Saved data entries:
····················
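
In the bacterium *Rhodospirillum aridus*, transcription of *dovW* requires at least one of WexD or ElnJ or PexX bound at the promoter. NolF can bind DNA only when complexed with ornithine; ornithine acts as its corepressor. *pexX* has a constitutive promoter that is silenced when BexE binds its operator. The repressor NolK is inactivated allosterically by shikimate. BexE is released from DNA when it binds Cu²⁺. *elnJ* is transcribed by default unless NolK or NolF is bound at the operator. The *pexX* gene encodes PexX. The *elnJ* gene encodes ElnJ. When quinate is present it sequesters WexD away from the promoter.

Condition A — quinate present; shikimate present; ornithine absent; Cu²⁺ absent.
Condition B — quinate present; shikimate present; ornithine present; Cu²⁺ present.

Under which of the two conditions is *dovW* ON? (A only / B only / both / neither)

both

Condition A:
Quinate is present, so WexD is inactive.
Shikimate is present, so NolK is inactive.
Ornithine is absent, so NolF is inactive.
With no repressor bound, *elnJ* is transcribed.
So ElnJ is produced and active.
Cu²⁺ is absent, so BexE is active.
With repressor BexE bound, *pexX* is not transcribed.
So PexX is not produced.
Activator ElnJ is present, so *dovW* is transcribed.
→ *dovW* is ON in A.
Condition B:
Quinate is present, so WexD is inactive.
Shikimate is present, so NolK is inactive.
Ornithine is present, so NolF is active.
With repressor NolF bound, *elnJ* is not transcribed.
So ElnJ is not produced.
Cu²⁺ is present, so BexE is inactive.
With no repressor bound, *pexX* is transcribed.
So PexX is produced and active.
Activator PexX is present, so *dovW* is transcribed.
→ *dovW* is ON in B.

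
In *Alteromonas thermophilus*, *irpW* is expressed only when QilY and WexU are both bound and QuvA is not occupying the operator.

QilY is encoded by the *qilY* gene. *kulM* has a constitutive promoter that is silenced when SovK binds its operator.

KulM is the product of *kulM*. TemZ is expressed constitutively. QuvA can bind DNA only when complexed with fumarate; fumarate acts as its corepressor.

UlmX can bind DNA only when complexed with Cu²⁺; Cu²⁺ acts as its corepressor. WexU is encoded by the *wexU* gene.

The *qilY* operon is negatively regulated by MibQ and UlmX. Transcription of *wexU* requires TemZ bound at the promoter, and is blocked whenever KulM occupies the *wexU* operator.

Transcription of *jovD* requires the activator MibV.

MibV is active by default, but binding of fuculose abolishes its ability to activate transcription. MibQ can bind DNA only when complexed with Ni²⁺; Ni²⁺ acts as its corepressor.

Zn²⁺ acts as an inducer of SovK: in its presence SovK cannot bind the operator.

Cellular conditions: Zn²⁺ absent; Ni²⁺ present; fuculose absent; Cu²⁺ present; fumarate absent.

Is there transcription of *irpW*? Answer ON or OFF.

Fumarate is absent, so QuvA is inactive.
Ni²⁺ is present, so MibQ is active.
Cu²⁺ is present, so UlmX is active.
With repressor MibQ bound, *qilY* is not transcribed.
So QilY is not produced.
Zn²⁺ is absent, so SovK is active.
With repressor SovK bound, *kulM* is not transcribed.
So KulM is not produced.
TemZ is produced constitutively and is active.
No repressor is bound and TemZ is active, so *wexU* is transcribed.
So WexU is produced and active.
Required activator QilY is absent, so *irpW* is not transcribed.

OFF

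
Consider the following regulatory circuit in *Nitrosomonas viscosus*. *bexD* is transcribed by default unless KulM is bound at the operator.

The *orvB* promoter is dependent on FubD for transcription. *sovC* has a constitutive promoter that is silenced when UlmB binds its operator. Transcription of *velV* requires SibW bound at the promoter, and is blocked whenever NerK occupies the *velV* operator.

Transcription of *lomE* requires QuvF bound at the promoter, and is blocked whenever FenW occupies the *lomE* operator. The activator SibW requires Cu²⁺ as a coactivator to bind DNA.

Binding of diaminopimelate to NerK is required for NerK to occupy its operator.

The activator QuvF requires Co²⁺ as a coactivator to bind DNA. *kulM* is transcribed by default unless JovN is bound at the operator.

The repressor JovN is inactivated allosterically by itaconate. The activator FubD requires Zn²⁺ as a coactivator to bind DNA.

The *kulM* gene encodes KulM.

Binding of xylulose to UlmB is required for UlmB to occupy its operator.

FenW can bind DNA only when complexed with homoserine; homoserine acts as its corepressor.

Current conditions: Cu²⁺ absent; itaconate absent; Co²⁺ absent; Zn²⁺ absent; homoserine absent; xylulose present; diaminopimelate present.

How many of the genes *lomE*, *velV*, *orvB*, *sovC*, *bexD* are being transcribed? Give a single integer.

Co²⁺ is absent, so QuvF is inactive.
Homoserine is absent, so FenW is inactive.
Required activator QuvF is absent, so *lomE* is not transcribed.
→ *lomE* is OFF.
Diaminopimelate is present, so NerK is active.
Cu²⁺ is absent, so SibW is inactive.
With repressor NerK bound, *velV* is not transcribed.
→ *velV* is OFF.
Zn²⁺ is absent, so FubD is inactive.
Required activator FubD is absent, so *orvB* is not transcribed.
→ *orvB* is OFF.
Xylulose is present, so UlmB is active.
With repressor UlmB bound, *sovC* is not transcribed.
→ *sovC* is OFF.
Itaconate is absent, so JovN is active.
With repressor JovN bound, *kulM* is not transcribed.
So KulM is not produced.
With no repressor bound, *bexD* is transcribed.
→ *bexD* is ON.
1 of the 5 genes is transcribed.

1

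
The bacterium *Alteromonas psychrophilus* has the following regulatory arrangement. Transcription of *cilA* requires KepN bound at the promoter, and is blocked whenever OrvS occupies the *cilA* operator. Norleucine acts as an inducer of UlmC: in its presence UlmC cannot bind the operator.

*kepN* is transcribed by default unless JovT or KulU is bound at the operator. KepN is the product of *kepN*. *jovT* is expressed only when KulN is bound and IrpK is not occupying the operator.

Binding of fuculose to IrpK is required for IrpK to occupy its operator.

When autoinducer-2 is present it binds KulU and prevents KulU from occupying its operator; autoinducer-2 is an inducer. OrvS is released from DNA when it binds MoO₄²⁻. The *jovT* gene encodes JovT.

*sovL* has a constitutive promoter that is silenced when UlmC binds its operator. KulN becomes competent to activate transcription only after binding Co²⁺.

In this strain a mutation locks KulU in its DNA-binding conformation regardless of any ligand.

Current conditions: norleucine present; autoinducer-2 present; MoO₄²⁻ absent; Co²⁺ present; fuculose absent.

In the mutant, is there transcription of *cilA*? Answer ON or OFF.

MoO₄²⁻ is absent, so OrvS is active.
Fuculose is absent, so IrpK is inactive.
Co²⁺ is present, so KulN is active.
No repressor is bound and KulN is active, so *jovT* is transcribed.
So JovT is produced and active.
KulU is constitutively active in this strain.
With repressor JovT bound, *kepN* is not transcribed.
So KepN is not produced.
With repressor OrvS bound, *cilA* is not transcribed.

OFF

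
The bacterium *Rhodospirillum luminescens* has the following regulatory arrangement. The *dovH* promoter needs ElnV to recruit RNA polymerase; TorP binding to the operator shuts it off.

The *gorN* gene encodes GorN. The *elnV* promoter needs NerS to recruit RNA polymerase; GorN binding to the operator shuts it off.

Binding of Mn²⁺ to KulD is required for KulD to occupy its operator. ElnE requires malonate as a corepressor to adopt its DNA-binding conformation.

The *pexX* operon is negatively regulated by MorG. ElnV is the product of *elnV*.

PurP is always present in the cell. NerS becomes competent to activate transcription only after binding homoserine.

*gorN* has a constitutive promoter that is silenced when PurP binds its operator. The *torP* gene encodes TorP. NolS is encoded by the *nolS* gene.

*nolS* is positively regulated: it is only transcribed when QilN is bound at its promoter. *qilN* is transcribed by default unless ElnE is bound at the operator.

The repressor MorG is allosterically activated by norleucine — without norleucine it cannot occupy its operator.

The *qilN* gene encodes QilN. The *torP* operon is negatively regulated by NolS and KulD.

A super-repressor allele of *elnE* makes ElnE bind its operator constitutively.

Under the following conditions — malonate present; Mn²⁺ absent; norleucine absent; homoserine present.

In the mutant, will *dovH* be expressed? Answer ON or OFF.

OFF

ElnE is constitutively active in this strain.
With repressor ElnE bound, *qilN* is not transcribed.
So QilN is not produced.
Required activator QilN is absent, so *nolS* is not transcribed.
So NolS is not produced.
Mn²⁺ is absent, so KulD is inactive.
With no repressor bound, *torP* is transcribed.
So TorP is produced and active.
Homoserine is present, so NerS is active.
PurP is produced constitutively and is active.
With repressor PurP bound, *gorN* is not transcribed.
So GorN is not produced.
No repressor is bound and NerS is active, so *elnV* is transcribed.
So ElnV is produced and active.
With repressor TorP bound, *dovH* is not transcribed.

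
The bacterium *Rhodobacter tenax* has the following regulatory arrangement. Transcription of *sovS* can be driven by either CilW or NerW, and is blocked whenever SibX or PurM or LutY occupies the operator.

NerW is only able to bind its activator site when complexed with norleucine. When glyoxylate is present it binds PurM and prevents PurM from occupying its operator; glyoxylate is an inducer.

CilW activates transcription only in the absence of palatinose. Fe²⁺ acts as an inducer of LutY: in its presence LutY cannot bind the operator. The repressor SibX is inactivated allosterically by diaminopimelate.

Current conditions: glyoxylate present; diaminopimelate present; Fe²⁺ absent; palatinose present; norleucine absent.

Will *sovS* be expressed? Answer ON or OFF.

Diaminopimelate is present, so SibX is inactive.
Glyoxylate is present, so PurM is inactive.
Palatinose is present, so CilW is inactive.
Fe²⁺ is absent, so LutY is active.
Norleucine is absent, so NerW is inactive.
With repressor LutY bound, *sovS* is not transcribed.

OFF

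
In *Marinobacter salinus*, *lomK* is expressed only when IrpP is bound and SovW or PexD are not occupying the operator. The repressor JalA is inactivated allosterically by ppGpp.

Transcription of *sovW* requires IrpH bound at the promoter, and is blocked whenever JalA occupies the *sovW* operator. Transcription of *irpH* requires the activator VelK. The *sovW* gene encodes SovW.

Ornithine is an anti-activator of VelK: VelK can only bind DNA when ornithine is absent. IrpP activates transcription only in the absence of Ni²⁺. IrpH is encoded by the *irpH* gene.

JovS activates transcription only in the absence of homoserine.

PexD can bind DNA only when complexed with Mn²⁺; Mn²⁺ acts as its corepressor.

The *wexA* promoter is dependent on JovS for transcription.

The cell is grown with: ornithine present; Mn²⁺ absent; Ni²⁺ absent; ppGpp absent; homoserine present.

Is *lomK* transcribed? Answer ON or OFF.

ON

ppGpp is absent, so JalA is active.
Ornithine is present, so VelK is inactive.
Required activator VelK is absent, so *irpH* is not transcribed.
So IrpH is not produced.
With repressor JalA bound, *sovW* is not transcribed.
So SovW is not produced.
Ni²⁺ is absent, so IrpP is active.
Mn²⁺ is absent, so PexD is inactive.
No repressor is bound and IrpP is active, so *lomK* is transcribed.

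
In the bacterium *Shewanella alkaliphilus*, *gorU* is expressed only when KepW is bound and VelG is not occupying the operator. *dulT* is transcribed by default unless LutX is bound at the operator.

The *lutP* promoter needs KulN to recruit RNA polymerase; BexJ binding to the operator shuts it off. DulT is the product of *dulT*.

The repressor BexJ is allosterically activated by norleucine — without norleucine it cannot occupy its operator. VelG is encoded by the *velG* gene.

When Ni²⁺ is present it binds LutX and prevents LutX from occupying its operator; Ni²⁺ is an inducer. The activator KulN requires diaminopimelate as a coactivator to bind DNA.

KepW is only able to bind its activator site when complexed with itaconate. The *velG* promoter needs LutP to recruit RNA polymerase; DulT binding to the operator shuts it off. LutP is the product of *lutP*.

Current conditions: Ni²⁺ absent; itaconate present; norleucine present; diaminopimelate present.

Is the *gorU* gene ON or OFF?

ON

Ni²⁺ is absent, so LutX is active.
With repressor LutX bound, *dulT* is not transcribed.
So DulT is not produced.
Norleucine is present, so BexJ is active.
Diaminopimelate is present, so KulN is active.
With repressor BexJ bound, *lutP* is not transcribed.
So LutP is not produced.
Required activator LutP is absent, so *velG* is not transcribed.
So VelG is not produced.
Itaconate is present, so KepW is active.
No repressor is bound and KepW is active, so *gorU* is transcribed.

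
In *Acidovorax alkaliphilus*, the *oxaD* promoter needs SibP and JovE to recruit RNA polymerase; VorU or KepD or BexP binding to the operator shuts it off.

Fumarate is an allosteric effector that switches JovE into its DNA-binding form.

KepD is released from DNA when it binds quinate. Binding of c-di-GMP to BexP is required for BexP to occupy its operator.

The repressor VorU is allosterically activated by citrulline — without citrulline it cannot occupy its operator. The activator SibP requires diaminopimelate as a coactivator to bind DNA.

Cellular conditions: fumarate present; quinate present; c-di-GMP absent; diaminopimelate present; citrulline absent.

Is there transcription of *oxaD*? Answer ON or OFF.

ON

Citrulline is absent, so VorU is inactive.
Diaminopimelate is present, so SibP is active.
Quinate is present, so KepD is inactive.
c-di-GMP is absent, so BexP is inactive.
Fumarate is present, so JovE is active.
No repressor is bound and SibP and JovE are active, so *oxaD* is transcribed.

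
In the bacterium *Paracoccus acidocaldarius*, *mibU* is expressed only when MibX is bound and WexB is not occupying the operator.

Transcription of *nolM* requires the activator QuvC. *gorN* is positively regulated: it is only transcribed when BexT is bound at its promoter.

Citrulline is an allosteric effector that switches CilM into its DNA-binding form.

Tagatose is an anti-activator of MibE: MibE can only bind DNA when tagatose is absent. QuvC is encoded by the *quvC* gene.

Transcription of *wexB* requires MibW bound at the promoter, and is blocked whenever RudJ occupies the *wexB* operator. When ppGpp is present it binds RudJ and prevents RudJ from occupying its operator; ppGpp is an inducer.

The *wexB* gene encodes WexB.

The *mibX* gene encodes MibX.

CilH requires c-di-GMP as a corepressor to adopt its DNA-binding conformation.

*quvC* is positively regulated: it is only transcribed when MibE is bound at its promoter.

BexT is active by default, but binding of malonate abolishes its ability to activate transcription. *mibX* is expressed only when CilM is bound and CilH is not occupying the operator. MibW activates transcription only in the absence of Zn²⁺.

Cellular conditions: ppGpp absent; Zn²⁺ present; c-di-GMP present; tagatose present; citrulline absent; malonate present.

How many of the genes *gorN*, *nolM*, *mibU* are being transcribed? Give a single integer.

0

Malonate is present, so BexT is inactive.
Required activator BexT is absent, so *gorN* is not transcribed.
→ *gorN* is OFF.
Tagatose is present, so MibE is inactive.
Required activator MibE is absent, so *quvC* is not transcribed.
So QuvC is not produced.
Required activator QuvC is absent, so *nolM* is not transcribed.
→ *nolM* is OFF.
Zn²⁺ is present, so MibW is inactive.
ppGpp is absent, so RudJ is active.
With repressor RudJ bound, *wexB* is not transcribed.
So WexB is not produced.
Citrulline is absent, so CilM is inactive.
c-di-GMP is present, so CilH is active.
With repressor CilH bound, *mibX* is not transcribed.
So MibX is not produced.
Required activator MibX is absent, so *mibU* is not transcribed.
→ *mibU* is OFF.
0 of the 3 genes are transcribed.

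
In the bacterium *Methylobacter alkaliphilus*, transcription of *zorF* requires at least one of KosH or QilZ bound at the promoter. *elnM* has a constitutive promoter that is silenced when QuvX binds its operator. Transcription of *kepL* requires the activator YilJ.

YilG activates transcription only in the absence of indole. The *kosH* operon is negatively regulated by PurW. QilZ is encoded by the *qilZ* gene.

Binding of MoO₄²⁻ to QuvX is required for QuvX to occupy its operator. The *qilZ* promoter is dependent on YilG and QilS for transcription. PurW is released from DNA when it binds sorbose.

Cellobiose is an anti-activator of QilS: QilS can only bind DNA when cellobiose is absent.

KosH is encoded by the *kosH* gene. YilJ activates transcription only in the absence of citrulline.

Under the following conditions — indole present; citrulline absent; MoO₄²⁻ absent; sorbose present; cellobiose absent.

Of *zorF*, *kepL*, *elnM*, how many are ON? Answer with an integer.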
····················
All that is wanted is the stretch of lines above from the one containing "The *mibX* gene encodes MibX." through the one containing "MibE is bound at its promoter.", duplicated exactly.

* [Worked solution]
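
The *mibX* gene encodes MibX.

CilH requires c-di-GMP as a corepressor to adopt its DNA-binding conformation.

*quvC* is positively regulated: it is only transcribed when MibE is bound at its promoter.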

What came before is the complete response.